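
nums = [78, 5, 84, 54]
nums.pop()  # 54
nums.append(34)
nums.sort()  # [5, 34, 78, 84]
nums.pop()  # 84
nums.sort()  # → [5, 34, 78]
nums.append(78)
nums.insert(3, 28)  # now [5, 34, 78, 28, 78]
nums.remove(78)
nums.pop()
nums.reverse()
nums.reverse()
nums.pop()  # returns 28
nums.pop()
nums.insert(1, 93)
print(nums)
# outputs [5, 93]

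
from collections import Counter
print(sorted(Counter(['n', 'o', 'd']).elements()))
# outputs ['d', 'n', 'o']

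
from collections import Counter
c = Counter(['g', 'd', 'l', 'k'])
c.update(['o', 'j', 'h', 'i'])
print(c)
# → Counter({'g': 1, 'd': 1, 'l': 1, 'k': 1, 'o': 1, 'j': 1, 'h': 1, 'i': 1})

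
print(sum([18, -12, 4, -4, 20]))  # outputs 26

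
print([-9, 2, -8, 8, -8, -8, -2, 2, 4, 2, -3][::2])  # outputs [-9, -8, -8, -2, 4, -3]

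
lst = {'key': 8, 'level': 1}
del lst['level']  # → {'key': 8}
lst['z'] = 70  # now {'key': 8, 'z': 70}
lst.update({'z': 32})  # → {'key': 8, 'z': 32}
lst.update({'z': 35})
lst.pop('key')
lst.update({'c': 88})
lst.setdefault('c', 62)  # 88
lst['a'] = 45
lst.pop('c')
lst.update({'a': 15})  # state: {'z': 35, 'a': 15}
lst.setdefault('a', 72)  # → 15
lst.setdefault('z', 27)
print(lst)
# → {'z': 35, 'a': 15}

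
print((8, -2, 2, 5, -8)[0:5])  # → (8, -2, 2, 5, -8)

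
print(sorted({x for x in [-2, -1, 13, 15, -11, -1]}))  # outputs [-11, -2, -1, 13, 15]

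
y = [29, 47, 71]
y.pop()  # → 71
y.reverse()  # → [47, 29]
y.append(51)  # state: [47, 29, 51]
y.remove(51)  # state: [47, 29]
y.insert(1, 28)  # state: [47, 28, 29]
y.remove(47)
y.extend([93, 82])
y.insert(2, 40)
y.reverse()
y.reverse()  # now [28, 29, 40, 93, 82]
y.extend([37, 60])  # [28, 29, 40, 93, 82, 37, 60]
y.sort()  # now [28, 29, 37, 40, 60, 82, 93]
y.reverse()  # [93, 82, 60, 40, 37, 29, 28]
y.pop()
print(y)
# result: [93, 82, 60, 40, 37, 29]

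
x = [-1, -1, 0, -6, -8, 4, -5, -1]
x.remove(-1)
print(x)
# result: [-1, 0, -6, -8, 4, -5, -1]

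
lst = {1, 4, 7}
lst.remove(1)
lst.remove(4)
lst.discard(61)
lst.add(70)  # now {7, 70}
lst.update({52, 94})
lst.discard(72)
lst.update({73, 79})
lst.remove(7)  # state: {52, 70, 73, 79, 94}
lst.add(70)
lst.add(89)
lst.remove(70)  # {52, 73, 79, 89, 94}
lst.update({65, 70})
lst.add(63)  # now {52, 63, 65, 70, 73, 79, 89, 94}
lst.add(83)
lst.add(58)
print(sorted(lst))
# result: [52, 58, 63, 65, 70, 73, 79, 83, 89, 94]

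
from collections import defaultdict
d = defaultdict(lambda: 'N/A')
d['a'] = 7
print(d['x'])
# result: N/A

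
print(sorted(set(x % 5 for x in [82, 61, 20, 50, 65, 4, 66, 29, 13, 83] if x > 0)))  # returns [0, 1, 2, 3, 4]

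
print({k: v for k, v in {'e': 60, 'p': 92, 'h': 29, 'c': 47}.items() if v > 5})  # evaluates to {'e': 60, 'p': 92, 'h': 29, 'c': 47}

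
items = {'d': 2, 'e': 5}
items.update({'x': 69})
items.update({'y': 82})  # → {'d': 2, 'e': 5, 'x': 69, 'y': 82}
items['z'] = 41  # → {'d': 2, 'e': 5, 'x': 69, 'y': 82, 'z': 41}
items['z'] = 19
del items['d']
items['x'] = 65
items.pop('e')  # 5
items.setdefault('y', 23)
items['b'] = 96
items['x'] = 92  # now {'x': 92, 'y': 82, 'z': 19, 'b': 96}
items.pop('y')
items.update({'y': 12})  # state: {'x': 92, 'z': 19, 'b': 96, 'y': 12}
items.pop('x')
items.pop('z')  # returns 19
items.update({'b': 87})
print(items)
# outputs {'b': 87, 'y': 12}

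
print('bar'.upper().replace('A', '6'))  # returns B6R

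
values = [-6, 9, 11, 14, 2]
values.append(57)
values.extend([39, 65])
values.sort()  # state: [-6, 2, 9, 11, 14, 39, 57, 65]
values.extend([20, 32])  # [-6, 2, 9, 11, 14, 39, 57, 65, 20, 32]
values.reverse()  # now [32, 20, 65, 57, 39, 14, 11, 9, 2, -6]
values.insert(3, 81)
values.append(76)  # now [32, 20, 65, 81, 57, 39, 14, 11, 9, 2, -6, 76]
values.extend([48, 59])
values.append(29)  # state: [32, 20, 65, 81, 57, 39, 14, 11, 9, 2, -6, 76, 48, 59, 29]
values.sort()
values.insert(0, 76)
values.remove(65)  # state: [76, -6, 2, 9, 11, 14, 20, 29, 32, 39, 48, 57, 59, 76, 81]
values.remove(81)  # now [76, -6, 2, 9, 11, 14, 20, 29, 32, 39, 48, 57, 59, 76]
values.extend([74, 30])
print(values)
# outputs [76, -6, 2, 9, 11, 14, 20, 29, 32, 39, 48, 57, 59, 76, 74, 30]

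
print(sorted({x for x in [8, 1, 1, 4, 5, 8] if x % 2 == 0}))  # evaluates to [4, 8]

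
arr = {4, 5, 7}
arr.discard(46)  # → {4, 5, 7}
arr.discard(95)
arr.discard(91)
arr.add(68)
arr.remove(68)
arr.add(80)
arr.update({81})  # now {4, 5, 7, 80, 81}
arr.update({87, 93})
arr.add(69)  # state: {4, 5, 7, 69, 80, 81, 87, 93}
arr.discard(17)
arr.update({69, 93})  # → {4, 5, 7, 69, 80, 81, 87, 93}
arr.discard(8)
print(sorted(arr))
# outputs [4, 5, 7, 69, 80, 81, 87, 93]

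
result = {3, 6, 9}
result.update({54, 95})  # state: {3, 6, 9, 54, 95}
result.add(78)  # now {3, 6, 9, 54, 78, 95}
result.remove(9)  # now {3, 6, 54, 78, 95}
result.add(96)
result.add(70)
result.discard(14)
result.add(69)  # {3, 6, 54, 69, 70, 78, 95, 96}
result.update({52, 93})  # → {3, 6, 52, 54, 69, 70, 78, 93, 95, 96}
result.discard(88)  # {3, 6, 52, 54, 69, 70, 78, 93, 95, 96}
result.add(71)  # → {3, 6, 52, 54, 69, 70, 71, 78, 93, 95, 96}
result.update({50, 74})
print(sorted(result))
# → [3, 6, 50, 52, 54, 69, 70, 71, 74, 78, 93, 95, 96]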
□ □ □ □ □
Which lines above include the word "outputs"? Show each one.

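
# outputs [5, 93]
# outputs ['d', 'n', 'o']
print(sum([18, -12, 4, -4, 20]))  # outputs 26
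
print([-9, 2, -8, 8, -8, -8, -2, 2, 4, 2, -3][::2])  # outputs [-9, -8, -8, -2, 4, -3]
print(sorted({x for x in [-2, -1, 13, 15, -11, -1]}))  # outputs [-11, -2, -1, 13, 15]
# outputs {'b': 87, 'y': 12}
# outputs [76, -6, 2, 9, 11, 14, 20, 29, 32, 39, 48, 57, 59, 76, 74, 30]
# outputs [4, 5, 7, 69, 80, 81, 87, 93]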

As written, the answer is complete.